____ Supplied data

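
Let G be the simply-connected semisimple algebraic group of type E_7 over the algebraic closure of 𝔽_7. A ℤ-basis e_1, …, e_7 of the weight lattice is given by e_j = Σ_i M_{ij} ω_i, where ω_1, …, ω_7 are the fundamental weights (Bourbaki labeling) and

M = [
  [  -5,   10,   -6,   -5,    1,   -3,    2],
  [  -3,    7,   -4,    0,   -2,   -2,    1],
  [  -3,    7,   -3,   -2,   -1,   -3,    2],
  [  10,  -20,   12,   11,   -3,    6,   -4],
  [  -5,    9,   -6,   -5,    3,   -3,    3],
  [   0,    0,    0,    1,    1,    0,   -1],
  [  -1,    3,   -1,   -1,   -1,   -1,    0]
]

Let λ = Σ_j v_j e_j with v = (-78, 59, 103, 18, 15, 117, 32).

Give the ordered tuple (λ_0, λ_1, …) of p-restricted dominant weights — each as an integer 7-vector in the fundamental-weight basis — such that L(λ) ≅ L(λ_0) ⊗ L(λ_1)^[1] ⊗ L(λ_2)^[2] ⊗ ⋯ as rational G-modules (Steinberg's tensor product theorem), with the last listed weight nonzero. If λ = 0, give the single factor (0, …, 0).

Converting to the ω-basis (c_i = row i of M dotted with v = (-78, 59, 103, 18, 15, 117, 32)):
  c_1 = (-5)·(-78) + 10·59 + (-6)·(103) + (-5)·(18) + 1·15 + (-3)·(117) + 2·32 = 0
  c_2 = (-3)·(-78) + 7·59 + (-4)·(103) + 0·18 + (-2)·(15) + (-2)·(117) + 1·32 = 3
  c_3 = (-3)·(-78) + 7·59 + (-3)·(103) + (-2)·(18) + (-1)·(15) + (-3)·(117) + 2·32 = 0
  c_4 = (10)·(-78) + (-20)·(59) + 12·103 + 11·18 + (-3)·(15) + 6·117 + (-4)·(32) = 3
  c_5 = (-5)·(-78) + 9·59 + (-6)·(103) + (-5)·(18) + 3·15 + (-3)·(117) + 3·32 = 3
  c_6 = (0)·(-78) + 0·59 + 0·103 + 1·18 + 1·15 + 0·117 + (-1)·(32) = 1
  c_7 = (-1)·(-78) + 3·59 + (-1)·(103) + (-1)·(18) + (-1)·(15) + (-1)·(117) + 0·32 = 2
Base-7 expansion of each c_i:
  c_1 = 0
  c_2 = 3 = 3·7^0
  c_3 = 0
  c_4 = 3 = 3·7^0
  c_5 = 3 = 3·7^0
  c_6 = 1 = 1·7^0
  c_7 = 2 = 2·7^0
p-restricted factor λ_0 = (0, 3, 0, 3, 3, 1, 2)

((0, 3, 0, 3, 3, 1, 2),)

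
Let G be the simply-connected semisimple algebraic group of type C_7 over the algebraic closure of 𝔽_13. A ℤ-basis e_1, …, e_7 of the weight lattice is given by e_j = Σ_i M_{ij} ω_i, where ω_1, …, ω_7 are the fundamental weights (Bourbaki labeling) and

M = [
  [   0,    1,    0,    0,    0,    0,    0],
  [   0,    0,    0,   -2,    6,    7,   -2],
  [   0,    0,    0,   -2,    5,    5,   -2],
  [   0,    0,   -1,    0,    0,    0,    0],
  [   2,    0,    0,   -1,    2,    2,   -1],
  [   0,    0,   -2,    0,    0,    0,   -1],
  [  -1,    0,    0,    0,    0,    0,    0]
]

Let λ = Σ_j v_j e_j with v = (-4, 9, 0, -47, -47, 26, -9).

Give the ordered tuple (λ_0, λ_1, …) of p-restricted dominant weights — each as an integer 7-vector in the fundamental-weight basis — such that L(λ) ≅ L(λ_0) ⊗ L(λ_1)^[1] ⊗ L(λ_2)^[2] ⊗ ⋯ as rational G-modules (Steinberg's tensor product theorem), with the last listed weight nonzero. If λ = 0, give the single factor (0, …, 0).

Converting to the ω-basis (c_i = row i of M dotted with v = (-4, 9, 0, -47, -47, 26, -9)):
  c_1 = (0)·(-4) + 1·9 + 0·0 + (0)·(-47) + (0)·(-47) + 0·26 + (0)·(-9) = 9
  c_2 = (0)·(-4) + 0·9 + 0·0 + (-2)·(-47) + (6)·(-47) + 7·26 + (-2)·(-9) = 12
  c_3 = (0)·(-4) + 0·9 + 0·0 + (-2)·(-47) + (5)·(-47) + 5·26 + (-2)·(-9) = 7
  c_4 = (0)·(-4) + 0·9 + (-1)·(0) + (0)·(-47) + (0)·(-47) + 0·26 + (0)·(-9) = 0
  c_5 = (2)·(-4) + 0·9 + 0·0 + (-1)·(-47) + (2)·(-47) + 2·26 + (-1)·(-9) = 6
  c_6 = (0)·(-4) + 0·9 + (-2)·(0) + (0)·(-47) + (0)·(-47) + 0·26 + (-1)·(-9) = 9
  c_7 = (-1)·(-4) + 0·9 + 0·0 + (0)·(-47) + (0)·(-47) + 0·26 + (0)·(-9) = 4
p = 13; digits c_i = Σ_j d_{ij}·13^j, 0 ≤ d_{ij} < 13:
  c_1 = 9 = 9·13^0
  c_2 = 12 = 12·13^0
  c_3 = 7 = 7·13^0
  c_4 = 0
  c_5 = 6 = 6·13^0
  c_6 = 9 = 9·13^0
  c_7 = 4 = 4·13^0
p-restricted factor λ_0 = (9, 12, 7, 0, 6, 9, 4)

((9, 12, 7, 0, 6, 9, 4),)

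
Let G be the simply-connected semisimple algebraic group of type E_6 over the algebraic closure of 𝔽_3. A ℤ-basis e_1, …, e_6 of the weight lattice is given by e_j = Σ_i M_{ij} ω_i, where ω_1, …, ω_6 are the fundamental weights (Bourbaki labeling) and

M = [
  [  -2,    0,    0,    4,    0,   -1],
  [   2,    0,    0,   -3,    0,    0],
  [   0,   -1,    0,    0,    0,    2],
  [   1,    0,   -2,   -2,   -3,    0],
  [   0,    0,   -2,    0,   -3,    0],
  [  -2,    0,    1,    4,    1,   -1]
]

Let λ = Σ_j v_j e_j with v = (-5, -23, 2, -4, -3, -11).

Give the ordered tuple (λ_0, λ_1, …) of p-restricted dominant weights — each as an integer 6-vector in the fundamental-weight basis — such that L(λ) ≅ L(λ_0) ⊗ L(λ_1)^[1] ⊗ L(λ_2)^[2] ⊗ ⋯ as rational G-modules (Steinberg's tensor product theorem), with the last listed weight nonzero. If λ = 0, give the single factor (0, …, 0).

Change of basis e → ω: c = M·v where v = (-5, -23, 2, -4, -3, -11):
  c_1 = (-2)·(-5) + (0)·(-23) + (0)·(2) + (4)·(-4) + (0)·(-3) + (-1)·(-11) = 5
  c_2 = (2)·(-5) + (0)·(-23) + (0)·(2) + (-3)·(-4) + (0)·(-3) + (0)·(-11) = 2
  c_3 = (0)·(-5) + (-1)·(-23) + (0)·(2) + (0)·(-4) + (0)·(-3) + (2)·(-11) = 1
  c_4 = (1)·(-5) + (0)·(-23) + (-2)·(2) + (-2)·(-4) + (-3)·(-3) + (0)·(-11) = 8
  c_5 = (0)·(-5) + (0)·(-23) + (-2)·(2) + (0)·(-4) + (-3)·(-3) + (0)·(-11) = 5
  c_6 = (-2)·(-5) + (0)·(-23) + (1)·(2) + (4)·(-4) + (1)·(-3) + (-1)·(-11) = 4
Expand coordinatewise in base 3:
  c_1 = 5 = 2·3^0 + 1·3^1
  c_2 = 2 = 2·3^0
  c_3 = 1 = 1·3^0
  c_4 = 8 = 2·3^0 + 2·3^1
  c_5 = 5 = 2·3^0 + 1·3^1
  c_6 = 4 = 1·3^0 + 1·3^1
Factor λ_0 = (2, 2, 1, 2, 2, 1)
Factor λ_1 = (1, 0, 0, 2, 1, 1)

((2, 2, 1, 2, 2, 1), (1, 0, 0, 2, 1, 1))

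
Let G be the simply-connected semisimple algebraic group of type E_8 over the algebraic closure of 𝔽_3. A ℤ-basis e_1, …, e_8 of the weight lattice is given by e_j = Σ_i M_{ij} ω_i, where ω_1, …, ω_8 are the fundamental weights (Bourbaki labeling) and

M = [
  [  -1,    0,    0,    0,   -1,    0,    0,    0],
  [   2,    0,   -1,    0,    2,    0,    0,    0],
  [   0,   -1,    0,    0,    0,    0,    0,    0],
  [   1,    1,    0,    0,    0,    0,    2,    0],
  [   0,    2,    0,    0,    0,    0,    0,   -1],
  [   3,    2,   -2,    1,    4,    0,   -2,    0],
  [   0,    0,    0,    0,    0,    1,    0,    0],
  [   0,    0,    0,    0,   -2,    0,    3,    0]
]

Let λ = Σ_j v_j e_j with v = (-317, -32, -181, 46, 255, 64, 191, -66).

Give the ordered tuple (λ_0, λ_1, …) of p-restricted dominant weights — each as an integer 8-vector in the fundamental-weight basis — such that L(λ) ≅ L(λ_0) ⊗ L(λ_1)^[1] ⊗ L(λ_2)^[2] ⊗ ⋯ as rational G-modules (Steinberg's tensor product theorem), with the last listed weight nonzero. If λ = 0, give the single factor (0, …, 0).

((2, 0, 2, 0, 2, 1, 1, 0), (2, 1, 1, 2, 0, 1, 0, 0), (0, 0, 0, 0, 0, 0, 1, 1), (2, 2, 1, 1, 0, 1, 2, 2))

Compute c_i = Σ_j M_{ij} v_j with v = (-317, -32, -181, 46, 255, 64, 191, -66):
  c_1 = (-1)·(-317) + (0)·(-32) + (0)·(-181) + 0·46 + (-1)·(255) + 0·64 + 0·191 + (0)·(-66) = 62
  c_2 = (2)·(-317) + (0)·(-32) + (-1)·(-181) + 0·46 + 2·255 + 0·64 + 0·191 + (0)·(-66) = 57
  c_3 = (0)·(-317) + (-1)·(-32) + (0)·(-181) + 0·46 + 0·255 + 0·64 + 0·191 + (0)·(-66) = 32
  c_4 = (1)·(-317) + (1)·(-32) + (0)·(-181) + 0·46 + 0·255 + 0·64 + 2·191 + (0)·(-66) = 33
  c_5 = (0)·(-317) + (2)·(-32) + (0)·(-181) + 0·46 + 0·255 + 0·64 + 0·191 + (-1)·(-66) = 2
  c_6 = (3)·(-317) + (2)·(-32) + (-2)·(-181) + 1·46 + 4·255 + 0·64 + (-2)·(191) + (0)·(-66) = 31
  c_7 = (0)·(-317) + (0)·(-32) + (0)·(-181) + 0·46 + 0·255 + 1·64 + 0·191 + (0)·(-66) = 64
  c_8 = (0)·(-317) + (0)·(-32) + (0)·(-181) + 0·46 + (-2)·(255) + 0·64 + 3·191 + (0)·(-66) = 63
Expand coordinatewise in base 3:
  c_1 = 62 = 2·3^0 + 2·3^1 + 0·3^2 + 2·3^3
  c_2 = 57 = 0·3^0 + 1·3^1 + 0·3^2 + 2·3^3
  c_3 = 32 = 2·3^0 + 1·3^1 + 0·3^2 + 1·3^3
  c_4 = 33 = 0·3^0 + 2·3^1 + 0·3^2 + 1·3^3
  c_5 = 2 = 2·3^0
  c_6 = 31 = 1·3^0 + 1·3^1 + 0·3^2 + 1·3^3
  c_7 = 64 = 1·3^0 + 0·3^1 + 1·3^2 + 2·3^3
  c_8 = 63 = 0·3^0 + 0·3^1 + 1·3^2 + 2·3^3
Factor λ_0 = (2, 0, 2, 0, 2, 1, 1, 0)
Factor λ_1 = (2, 1, 1, 2, 0, 1, 0, 0)
Factor λ_2 = (0, 0, 0, 0, 0, 0, 1, 1)
Factor λ_3 = (2, 2, 1, 1, 0, 1, 2, 2)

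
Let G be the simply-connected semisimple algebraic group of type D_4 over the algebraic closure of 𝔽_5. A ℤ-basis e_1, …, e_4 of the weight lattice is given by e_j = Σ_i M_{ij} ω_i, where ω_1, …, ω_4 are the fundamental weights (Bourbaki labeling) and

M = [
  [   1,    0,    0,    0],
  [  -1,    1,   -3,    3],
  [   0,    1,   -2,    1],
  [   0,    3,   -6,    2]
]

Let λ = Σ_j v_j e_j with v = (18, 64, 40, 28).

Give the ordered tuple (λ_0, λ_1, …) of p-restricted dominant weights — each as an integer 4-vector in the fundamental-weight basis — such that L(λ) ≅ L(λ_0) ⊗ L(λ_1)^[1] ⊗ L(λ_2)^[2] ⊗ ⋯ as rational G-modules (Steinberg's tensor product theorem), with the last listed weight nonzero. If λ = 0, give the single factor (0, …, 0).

ω-coordinates c = M·v, v = (18, 64, 40, 28):
  c_1 = 1*18 + 0*64 + 0*40 + 0*28 = 18
  c_2 = -1*18 + 1*64 + -3*40 + 3*28 = 10
  c_3 = 0*18 + 1*64 + -2*40 + 1*28 = 12
  c_4 = 0*18 + 3*64 + -6*40 + 2*28 = 8
Base-5 expansion of each c_i:
  c_1 = 18 = 3·5^0 + 3·5^1
  c_2 = 10 = 0·5^0 + 2·5^1
  c_3 = 12 = 2·5^0 + 2·5^1
  c_4 = 8 = 3·5^0 + 1·5^1
λ_0 = (3, 0, 2, 3)
λ_1 = (3, 2, 2, 1)

((3, 0, 2, 3), (3, 2, 2, 1))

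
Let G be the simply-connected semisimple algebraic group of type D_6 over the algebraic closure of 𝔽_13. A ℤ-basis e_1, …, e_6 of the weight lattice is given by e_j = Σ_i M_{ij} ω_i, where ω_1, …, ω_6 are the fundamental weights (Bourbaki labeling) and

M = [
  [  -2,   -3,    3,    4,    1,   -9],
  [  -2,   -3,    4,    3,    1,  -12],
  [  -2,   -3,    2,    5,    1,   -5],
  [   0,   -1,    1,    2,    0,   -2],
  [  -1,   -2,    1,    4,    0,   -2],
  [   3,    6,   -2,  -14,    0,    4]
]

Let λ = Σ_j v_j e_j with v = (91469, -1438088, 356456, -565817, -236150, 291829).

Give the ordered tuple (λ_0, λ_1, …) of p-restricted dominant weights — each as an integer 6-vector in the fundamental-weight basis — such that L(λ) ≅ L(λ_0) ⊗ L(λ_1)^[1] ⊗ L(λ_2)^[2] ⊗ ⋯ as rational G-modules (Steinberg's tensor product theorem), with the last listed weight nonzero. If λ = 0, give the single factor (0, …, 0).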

________

* _Requirement_
The lines from the top of the data above down to the line containing "15, 117, 32)." are to be copied exactly; no other line should appear.

* _Output for this exercise_
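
Let G be the simply-connected semisimple algebraic group of type E_7 over the algebraic closure of 𝔽_7. A ℤ-basis e_1, …, e_7 of the weight lattice is given by e_j = Σ_i M_{ij} ω_i, where ω_1, …, ω_7 are the fundamental weights (Bourbaki labeling) and

M = [
  [  -5,   10,   -6,   -5,    1,   -3,    2],
  [  -3,    7,   -4,    0,   -2,   -2,    1],
  [  -3,    7,   -3,   -2,   -1,   -3,    2],
  [  10,  -20,   12,   11,   -3,    6,   -4],
  [  -5,    9,   -6,   -5,    3,   -3,    3],
  [   0,    0,    0,    1,    1,    0,   -1],
  [  -1,    3,   -1,   -1,   -1,   -1,    0]
]

Let λ = Σ_j v_j e_j with v = (-78, 59, 103, 18, 15, 117, 32).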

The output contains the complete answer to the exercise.